Extracted records:
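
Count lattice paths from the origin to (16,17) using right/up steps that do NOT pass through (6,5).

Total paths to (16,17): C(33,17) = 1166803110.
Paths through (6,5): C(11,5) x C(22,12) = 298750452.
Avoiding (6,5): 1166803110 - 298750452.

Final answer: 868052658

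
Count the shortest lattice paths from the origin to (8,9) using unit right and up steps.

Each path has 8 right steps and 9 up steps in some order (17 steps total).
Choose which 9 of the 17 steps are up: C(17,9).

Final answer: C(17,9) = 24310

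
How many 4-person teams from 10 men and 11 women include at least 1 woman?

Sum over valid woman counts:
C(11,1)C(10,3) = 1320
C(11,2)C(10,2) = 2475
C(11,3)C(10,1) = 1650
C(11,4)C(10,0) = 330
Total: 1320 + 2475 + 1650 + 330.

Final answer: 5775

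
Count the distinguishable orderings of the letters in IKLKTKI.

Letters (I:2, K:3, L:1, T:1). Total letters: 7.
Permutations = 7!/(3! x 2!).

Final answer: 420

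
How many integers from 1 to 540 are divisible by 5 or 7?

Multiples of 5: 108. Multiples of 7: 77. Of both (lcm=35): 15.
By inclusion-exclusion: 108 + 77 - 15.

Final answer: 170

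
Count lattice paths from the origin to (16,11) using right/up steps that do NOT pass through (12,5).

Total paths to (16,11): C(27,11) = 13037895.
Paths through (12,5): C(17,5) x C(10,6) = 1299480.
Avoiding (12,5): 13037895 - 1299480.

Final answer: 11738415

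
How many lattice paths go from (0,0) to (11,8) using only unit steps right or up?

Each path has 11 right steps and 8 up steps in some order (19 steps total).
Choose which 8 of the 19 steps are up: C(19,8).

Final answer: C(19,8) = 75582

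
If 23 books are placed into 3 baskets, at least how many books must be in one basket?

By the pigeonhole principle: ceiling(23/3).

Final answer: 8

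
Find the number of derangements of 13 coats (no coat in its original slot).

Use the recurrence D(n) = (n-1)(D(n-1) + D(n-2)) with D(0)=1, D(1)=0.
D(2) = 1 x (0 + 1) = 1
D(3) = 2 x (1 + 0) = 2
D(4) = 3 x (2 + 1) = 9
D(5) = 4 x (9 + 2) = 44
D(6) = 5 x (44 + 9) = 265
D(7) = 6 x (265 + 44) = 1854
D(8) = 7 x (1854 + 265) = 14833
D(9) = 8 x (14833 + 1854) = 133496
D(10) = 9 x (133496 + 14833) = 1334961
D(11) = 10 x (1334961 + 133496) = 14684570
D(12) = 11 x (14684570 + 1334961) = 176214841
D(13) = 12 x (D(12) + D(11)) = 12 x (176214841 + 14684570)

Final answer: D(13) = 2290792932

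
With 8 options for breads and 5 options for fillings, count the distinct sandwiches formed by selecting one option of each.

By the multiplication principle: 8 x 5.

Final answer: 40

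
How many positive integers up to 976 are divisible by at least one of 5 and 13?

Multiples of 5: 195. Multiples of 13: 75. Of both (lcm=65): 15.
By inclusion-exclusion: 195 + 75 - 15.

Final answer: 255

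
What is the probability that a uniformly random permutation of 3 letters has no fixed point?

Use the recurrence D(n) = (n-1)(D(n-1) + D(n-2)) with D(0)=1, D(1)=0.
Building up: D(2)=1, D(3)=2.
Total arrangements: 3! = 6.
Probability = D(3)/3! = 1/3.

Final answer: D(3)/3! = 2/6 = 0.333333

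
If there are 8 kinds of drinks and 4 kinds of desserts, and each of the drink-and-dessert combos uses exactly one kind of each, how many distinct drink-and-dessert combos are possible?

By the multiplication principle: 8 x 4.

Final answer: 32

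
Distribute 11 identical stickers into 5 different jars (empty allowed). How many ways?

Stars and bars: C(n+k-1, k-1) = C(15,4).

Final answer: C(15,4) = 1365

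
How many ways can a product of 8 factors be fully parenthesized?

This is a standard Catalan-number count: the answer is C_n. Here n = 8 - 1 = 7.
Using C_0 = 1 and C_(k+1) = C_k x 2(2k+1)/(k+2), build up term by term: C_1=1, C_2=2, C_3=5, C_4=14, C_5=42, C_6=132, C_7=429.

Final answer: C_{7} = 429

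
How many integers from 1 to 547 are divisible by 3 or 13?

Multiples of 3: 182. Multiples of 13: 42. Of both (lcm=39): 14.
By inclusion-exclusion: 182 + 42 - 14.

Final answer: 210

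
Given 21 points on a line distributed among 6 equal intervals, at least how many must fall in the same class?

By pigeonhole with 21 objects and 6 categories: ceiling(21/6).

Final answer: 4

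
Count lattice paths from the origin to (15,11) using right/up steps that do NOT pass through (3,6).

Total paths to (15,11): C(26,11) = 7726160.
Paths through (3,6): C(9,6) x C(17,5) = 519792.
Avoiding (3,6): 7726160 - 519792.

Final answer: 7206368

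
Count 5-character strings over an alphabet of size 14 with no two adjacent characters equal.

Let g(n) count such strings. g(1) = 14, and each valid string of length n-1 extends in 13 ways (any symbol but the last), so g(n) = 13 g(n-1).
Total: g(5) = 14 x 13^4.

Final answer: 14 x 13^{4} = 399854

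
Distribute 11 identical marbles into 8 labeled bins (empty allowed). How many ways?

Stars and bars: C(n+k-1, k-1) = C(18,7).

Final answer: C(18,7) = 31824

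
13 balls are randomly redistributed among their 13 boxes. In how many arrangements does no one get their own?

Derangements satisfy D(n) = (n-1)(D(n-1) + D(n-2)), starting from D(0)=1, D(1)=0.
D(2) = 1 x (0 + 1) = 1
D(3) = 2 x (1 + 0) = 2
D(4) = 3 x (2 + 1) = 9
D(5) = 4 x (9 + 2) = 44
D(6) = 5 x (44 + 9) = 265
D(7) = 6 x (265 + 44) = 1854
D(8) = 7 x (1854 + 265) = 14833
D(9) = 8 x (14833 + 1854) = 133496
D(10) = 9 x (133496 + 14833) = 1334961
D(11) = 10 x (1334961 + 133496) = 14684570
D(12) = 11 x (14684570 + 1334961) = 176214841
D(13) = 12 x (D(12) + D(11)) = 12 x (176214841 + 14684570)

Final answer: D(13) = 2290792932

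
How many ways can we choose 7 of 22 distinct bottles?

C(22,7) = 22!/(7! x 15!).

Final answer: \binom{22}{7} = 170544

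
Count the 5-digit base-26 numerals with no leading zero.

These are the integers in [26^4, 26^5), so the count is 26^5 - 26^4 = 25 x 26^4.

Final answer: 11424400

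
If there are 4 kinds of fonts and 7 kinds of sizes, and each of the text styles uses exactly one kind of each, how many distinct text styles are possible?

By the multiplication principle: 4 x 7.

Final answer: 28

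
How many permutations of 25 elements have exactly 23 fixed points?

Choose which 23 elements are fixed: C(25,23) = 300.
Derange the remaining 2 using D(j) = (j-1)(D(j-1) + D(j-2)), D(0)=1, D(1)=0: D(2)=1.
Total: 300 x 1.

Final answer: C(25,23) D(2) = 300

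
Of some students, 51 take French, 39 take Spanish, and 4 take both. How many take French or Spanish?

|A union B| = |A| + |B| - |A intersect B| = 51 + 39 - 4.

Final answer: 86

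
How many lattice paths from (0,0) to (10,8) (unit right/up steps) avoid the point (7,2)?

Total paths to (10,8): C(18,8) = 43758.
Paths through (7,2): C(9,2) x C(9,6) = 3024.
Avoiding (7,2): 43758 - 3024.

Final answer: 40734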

Activity: Print out the data exactly once more.

Answer section:
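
Count lattice paths from the origin to (16,17) using right/up steps that do NOT pass through (6,5).

Total paths to (16,17): C(33,17) = 1166803110.
Paths through (6,5): C(11,5) x C(22,12) = 298750452.
Avoiding (6,5): 1166803110 - 298750452.

Final answer: 868052658

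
Count the shortest lattice paths from the origin to (8,9) using unit right and up steps.

Each path has 8 right steps and 9 up steps in some order (17 steps total).
Choose which 9 of the 17 steps are up: C(17,9).

Final answer: C(17,9) = 24310

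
How many 4-person teams from 10 men and 11 women include at least 1 woman?

Sum over valid woman counts:
C(11,1)C(10,3) = 1320
C(11,2)C(10,2) = 2475
C(11,3)C(10,1) = 1650
C(11,4)C(10,0) = 330
Total: 1320 + 2475 + 1650 + 330.

Final answer: 5775

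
Count the distinguishable orderings of the letters in IKLKTKI.

Letters (I:2, K:3, L:1, T:1). Total letters: 7.
Permutations = 7!/(3! x 2!).

Final answer: 420

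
How many integers from 1 to 540 are divisible by 5 or 7?

Multiples of 5: 108. Multiples of 7: 77. Of both (lcm=35): 15.
By inclusion-exclusion: 108 + 77 - 15.

Final answer: 170

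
Count lattice paths from the origin to (16,11) using right/up steps that do NOT pass through (12,5).

Total paths to (16,11): C(27,11) = 13037895.
Paths through (12,5): C(17,5) x C(10,6) = 1299480.
Avoiding (12,5): 13037895 - 1299480.

Final answer: 11738415

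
How many lattice paths go from (0,0) to (11,8) using only unit steps right or up?

Each path has 11 right steps and 8 up steps in some order (19 steps total).
Choose which 8 of the 19 steps are up: C(19,8).

Final answer: C(19,8) = 75582

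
If 23 books are placed into 3 baskets, at least how many books must be in one basket?

By the pigeonhole principle: ceiling(23/3).

Final answer: 8

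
Find the number of derangements of 13 coats (no coat in its original slot).

Use the recurrence D(n) = (n-1)(D(n-1) + D(n-2)) with D(0)=1, D(1)=0.
D(2) = 1 x (0 + 1) = 1
D(3) = 2 x (1 + 0) = 2
D(4) = 3 x (2 + 1) = 9
D(5) = 4 x (9 + 2) = 44
D(6) = 5 x (44 + 9) = 265
D(7) = 6 x (265 + 44) = 1854
D(8) = 7 x (1854 + 265) = 14833
D(9) = 8 x (14833 + 1854) = 133496
D(10) = 9 x (133496 + 14833) = 1334961
D(11) = 10 x (1334961 + 133496) = 14684570
D(12) = 11 x (14684570 + 1334961) = 176214841
D(13) = 12 x (D(12) + D(11)) = 12 x (176214841 + 14684570)

Final answer: D(13) = 2290792932

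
With 8 options for breads and 5 options for fillings, count the distinct sandwiches formed by selecting one option of each.

By the multiplication principle: 8 x 5.

Final answer: 40

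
How many positive integers up to 976 are divisible by at least one of 5 and 13?

Multiples of 5: 195. Multiples of 13: 75. Of both (lcm=65): 15.
By inclusion-exclusion: 195 + 75 - 15.

Final answer: 255

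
What is the probability that a uniformly random permutation of 3 letters has no fixed point?

Use the recurrence D(n) = (n-1)(D(n-1) + D(n-2)) with D(0)=1, D(1)=0.
Building up: D(2)=1, D(3)=2.
Total arrangements: 3! = 6.
Probability = D(3)/3! = 1/3.

Final answer: D(3)/3! = 2/6 = 0.333333

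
If there are 8 kinds of drinks and 4 kinds of desserts, and each of the drink-and-dessert combos uses exactly one kind of each, how many distinct drink-and-dessert combos are possible?

By the multiplication principle: 8 x 4.

Final answer: 32

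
Distribute 11 identical stickers into 5 different jars (empty allowed). How many ways?

Stars and bars: C(n+k-1, k-1) = C(15,4).

Final answer: C(15,4) = 1365

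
How many ways can a product of 8 factors be fully parenthesized?

This is a standard Catalan-number count: the answer is C_n. Here n = 8 - 1 = 7.
Using C_0 = 1 and C_(k+1) = C_k x 2(2k+1)/(k+2), build up term by term: C_1=1, C_2=2, C_3=5, C_4=14, C_5=42, C_6=132, C_7=429.

Final answer: C_{7} = 429

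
How many integers from 1 to 547 are divisible by 3 or 13?

Multiples of 3: 182. Multiples of 13: 42. Of both (lcm=39): 14.
By inclusion-exclusion: 182 + 42 - 14.

Final answer: 210

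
Given 21 points on a line distributed among 6 equal intervals, at least how many must fall in the same class?

By pigeonhole with 21 objects and 6 categories: ceiling(21/6).

Final answer: 4

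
Count lattice paths from the origin to (15,11) using right/up steps that do NOT pass through (3,6).

Total paths to (15,11): C(26,11) = 7726160.
Paths through (3,6): C(9,6) x C(17,5) = 519792.
Avoiding (3,6): 7726160 - 519792.

Final answer: 7206368

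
Count 5-character strings over an alphabet of size 14 with no two adjacent characters equal.

Let g(n) count such strings. g(1) = 14, and each valid string of length n-1 extends in 13 ways (any symbol but the last), so g(n) = 13 g(n-1).
Total: g(5) = 14 x 13^4.

Final answer: 14 x 13^{4} = 399854

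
Distribute 11 identical marbles into 8 labeled bins (empty allowed). How many ways?

Stars and bars: C(n+k-1, k-1) = C(18,7).

Final answer: C(18,7) = 31824

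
13 balls are randomly redistributed among their 13 boxes. In how many arrangements does no one get their own?

Derangements satisfy D(n) = (n-1)(D(n-1) + D(n-2)), starting from D(0)=1, D(1)=0.
D(2) = 1 x (0 + 1) = 1
D(3) = 2 x (1 + 0) = 2
D(4) = 3 x (2 + 1) = 9
D(5) = 4 x (9 + 2) = 44
D(6) = 5 x (44 + 9) = 265
D(7) = 6 x (265 + 44) = 1854
D(8) = 7 x (1854 + 265) = 14833
D(9) = 8 x (14833 + 1854) = 133496
D(10) = 9 x (133496 + 14833) = 1334961
D(11) = 10 x (1334961 + 133496) = 14684570
D(12) = 11 x (14684570 + 1334961) = 176214841
D(13) = 12 x (D(12) + D(11)) = 12 x (176214841 + 14684570)

Final answer: D(13) = 2290792932

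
How many ways can we choose 7 of 22 distinct bottles?

C(22,7) = 22!/(7! x 15!).

Final answer: \binom{22}{7} = 170544

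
Count the 5-digit base-26 numerals with no leading zero.

These are the integers in [26^4, 26^5), so the count is 26^5 - 26^4 = 25 x 26^4.

Final answer: 11424400

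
If there are 4 kinds of fonts and 7 kinds of sizes, and each of the text styles uses exactly one kind of each, how many distinct text styles are possible?

By the multiplication principle: 4 x 7.

Final answer: 28

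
How many permutations of 25 elements have exactly 23 fixed points?

Choose which 23 elements are fixed: C(25,23) = 300.
Derange the remaining 2 using D(j) = (j-1)(D(j-1) + D(j-2)), D(0)=1, D(1)=0: D(2)=1.
Total: 300 x 1.

Final answer: C(25,23) D(2) = 300

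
Of some students, 51 take French, 39 take Spanish, and 4 take both. How many take French or Spanish?

|A union B| = |A| + |B| - |A intersect B| = 51 + 39 - 4.

Final answer: 86

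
How many lattice paths from (0,0) to (10,8) (unit right/up steps) avoid the point (7,2)?

Total paths to (10,8): C(18,8) = 43758.
Paths through (7,2): C(9,2) x C(9,6) = 3024.
Avoiding (7,2): 43758 - 3024.

Final answer: 40734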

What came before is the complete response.